* Data for processing
↓↓↓

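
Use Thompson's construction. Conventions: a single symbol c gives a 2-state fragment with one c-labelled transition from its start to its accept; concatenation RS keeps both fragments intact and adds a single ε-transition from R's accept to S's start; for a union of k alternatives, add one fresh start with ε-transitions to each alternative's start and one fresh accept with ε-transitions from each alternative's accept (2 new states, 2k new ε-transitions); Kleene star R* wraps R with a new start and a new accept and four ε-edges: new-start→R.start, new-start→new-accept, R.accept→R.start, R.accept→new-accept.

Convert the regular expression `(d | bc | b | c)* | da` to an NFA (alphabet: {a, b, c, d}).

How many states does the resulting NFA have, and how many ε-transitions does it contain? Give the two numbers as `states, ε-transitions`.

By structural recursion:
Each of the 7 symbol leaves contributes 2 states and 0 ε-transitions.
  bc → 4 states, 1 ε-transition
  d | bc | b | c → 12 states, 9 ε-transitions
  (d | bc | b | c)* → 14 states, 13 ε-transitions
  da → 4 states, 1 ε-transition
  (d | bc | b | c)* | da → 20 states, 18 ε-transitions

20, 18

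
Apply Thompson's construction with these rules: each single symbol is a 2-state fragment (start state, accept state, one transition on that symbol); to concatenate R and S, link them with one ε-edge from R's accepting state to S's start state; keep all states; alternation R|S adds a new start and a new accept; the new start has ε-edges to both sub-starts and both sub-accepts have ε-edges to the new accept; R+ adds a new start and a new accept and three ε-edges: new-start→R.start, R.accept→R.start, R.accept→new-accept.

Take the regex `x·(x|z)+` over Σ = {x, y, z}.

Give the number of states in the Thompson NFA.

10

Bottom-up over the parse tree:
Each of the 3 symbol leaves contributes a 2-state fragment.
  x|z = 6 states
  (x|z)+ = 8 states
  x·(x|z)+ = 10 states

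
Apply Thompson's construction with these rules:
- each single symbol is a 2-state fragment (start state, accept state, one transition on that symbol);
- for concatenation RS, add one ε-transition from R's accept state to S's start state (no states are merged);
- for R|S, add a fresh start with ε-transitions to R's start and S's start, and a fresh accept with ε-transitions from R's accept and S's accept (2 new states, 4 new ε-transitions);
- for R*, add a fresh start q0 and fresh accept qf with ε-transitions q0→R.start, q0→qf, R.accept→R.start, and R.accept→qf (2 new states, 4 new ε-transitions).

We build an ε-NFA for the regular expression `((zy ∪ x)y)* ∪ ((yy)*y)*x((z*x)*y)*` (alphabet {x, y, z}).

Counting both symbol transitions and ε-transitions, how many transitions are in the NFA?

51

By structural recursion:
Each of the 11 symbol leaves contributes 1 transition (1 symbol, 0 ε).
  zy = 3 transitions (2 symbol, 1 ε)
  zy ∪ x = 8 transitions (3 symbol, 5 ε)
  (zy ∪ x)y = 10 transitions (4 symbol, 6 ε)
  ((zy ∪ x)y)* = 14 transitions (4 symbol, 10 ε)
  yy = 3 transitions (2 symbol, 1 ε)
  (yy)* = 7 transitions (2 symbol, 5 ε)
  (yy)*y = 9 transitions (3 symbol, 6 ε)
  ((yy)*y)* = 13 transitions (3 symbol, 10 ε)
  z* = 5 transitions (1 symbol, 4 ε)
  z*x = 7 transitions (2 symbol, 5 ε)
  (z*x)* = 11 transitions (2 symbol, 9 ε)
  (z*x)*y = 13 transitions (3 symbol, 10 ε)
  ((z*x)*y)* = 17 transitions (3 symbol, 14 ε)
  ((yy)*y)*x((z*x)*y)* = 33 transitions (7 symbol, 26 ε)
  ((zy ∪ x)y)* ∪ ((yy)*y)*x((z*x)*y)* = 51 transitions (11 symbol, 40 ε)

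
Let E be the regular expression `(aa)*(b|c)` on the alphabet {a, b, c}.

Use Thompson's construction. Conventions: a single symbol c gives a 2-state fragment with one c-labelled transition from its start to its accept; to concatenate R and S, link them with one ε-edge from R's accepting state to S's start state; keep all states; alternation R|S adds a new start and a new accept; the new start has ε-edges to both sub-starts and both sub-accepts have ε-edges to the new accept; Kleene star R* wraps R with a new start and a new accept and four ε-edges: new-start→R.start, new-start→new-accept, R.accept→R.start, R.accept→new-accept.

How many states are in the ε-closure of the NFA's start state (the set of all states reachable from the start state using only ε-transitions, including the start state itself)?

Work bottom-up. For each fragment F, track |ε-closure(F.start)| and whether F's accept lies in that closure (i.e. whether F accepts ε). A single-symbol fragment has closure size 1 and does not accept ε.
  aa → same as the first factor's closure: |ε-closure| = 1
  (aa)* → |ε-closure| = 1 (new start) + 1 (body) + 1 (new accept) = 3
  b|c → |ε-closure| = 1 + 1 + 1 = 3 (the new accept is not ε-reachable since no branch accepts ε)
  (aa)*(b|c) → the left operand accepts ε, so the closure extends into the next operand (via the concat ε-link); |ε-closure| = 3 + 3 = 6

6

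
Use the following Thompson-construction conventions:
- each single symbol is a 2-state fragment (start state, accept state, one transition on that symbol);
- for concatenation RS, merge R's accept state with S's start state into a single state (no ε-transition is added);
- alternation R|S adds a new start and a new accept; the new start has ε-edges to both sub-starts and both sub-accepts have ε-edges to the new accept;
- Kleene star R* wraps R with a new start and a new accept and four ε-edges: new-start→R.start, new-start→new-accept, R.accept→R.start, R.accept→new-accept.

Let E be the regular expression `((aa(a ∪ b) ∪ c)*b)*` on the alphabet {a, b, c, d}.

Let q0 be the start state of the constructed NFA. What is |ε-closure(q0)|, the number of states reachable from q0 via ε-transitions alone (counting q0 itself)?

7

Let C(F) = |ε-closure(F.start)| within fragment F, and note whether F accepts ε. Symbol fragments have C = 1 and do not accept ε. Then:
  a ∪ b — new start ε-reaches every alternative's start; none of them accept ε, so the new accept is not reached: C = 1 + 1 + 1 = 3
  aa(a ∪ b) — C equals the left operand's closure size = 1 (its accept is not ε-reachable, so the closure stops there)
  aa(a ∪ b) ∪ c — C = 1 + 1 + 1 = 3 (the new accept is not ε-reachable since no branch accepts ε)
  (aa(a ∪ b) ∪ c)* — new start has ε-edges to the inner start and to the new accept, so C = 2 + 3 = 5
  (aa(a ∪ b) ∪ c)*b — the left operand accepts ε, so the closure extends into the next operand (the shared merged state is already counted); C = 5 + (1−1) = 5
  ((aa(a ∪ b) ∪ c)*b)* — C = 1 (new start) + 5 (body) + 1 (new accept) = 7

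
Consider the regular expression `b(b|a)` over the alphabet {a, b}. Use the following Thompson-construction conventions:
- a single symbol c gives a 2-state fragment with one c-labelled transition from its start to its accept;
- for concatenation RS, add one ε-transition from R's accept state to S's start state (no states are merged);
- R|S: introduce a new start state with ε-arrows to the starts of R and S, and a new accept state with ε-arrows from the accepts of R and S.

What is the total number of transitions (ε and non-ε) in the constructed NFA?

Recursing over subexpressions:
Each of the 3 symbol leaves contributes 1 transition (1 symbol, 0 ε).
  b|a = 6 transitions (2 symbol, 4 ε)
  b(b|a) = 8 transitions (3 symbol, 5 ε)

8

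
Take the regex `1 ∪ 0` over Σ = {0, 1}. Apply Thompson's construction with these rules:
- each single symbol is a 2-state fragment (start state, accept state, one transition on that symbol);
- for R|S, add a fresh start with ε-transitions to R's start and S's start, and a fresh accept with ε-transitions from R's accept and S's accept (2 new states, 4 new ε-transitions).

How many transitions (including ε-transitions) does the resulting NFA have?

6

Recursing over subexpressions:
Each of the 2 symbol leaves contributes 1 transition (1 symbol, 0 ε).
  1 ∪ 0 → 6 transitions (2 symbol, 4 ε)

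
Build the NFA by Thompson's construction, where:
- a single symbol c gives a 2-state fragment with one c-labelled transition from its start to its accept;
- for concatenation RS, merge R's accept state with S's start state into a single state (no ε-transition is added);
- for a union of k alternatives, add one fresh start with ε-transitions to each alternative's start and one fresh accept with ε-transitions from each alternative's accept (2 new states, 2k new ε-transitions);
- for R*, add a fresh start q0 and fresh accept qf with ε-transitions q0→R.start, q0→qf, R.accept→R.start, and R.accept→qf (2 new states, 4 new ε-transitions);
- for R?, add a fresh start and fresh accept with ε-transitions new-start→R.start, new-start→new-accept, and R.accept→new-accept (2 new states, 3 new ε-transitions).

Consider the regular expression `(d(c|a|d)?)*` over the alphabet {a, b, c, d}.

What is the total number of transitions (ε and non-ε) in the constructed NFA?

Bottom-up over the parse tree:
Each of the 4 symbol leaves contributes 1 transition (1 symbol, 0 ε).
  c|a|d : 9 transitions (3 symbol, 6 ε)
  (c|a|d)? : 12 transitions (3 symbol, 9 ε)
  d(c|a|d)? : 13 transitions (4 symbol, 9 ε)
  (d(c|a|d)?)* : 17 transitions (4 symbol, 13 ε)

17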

↑↑↑

* What is being asked
The answer must consist solely of the number of lines in the entries that contain the word "starts".

* Answer to this exercise
4